• **Task statement**
Scan the data for "gets" and copy each matching line.

• **Entries supplied**
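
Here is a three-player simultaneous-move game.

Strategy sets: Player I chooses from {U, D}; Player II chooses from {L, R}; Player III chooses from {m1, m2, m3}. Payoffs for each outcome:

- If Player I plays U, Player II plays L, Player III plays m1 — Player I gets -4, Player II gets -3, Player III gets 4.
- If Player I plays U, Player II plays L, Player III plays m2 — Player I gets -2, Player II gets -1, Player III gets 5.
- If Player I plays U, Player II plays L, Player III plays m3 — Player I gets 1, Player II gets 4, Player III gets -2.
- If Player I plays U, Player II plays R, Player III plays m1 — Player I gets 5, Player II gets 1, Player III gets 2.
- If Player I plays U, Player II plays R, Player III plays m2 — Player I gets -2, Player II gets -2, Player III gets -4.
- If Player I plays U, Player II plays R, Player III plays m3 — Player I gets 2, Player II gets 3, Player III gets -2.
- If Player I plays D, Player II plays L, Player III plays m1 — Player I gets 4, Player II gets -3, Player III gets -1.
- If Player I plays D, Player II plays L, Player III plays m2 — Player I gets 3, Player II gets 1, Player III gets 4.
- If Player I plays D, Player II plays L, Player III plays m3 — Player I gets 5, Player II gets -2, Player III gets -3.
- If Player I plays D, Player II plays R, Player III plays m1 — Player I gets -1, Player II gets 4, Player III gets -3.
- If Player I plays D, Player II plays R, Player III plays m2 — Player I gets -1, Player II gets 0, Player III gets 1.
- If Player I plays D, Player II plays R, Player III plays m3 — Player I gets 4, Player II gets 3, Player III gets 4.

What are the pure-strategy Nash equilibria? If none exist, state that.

Player I against (L, m1): payoffs -4, 4 → best response D.
Player I against (L, m2): payoffs -2, 3 → best response D.
Player I against (L, m3): payoffs 1, 5 → best response D.
Player I against (R, m1): payoffs 5, -1 → best response U.
Player I against (R, m2): payoffs -2, -1 → best response D.
Player I against (R, m3): payoffs 2, 4 → best response D.
Player II against (U, m1): payoffs -3, 1 → best response R.
Player II against (U, m2): payoffs -1, -2 → best response L.
Player II against (U, m3): payoffs 4, 3 → best response L.
Player II against (D, m1): payoffs -3, 4 → best response R.
Player II against (D, m2): payoffs 1, 0 → best response L.
Player II against (D, m3): payoffs -2, 3 → best response R.
Player III against (U, L): payoffs 4, 5, -2 → best response m2.
Player III against (U, R): payoffs 2, -4, -2 → best response m1.
Player III against (D, L): payoffs -1, 4, -3 → best response m2.
Player III against (D, R): payoffs -3, 1, 4 → best response m3.
Mutual best responses: (U, R, m1); (D, L, m2); (D, R, m3).

Pure-strategy Nash equilibria: (U, R, m1), (D, L, m2), (D, R, m3)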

• **Answer below**
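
- If Player I plays U, Player II plays L, Player III plays m1 — Player I gets -4, Player II gets -3, Player III gets 4.
- If Player I plays U, Player II plays L, Player III plays m2 — Player I gets -2, Player II gets -1, Player III gets 5.
- If Player I plays U, Player II plays L, Player III plays m3 — Player I gets 1, Player II gets 4, Player III gets -2.
- If Player I plays U, Player II plays R, Player III plays m1 — Player I gets 5, Player II gets 1, Player III gets 2.
- If Player I plays U, Player II plays R, Player III plays m2 — Player I gets -2, Player II gets -2, Player III gets -4.
- If Player I plays U, Player II plays R, Player III plays m3 — Player I gets 2, Player II gets 3, Player III gets -2.
- If Player I plays D, Player II plays L, Player III plays m1 — Player I gets 4, Player II gets -3, Player III gets -1.
- If Player I plays D, Player II plays L, Player III plays m2 — Player I gets 3, Player II gets 1, Player III gets 4.
- If Player I plays D, Player II plays L, Player III plays m3 — Player I gets 5, Player II gets -2, Player III gets -3.
- If Player I plays D, Player II plays R, Player III plays m1 — Player I gets -1, Player II gets 4, Player III gets -3.
- If Player I plays D, Player II plays R, Player III plays m2 — Player I gets -1, Player II gets 0, Player III gets 1.
- If Player I plays D, Player II plays R, Player III plays m3 — Player I gets 4, Player II gets 3, Player III gets 4.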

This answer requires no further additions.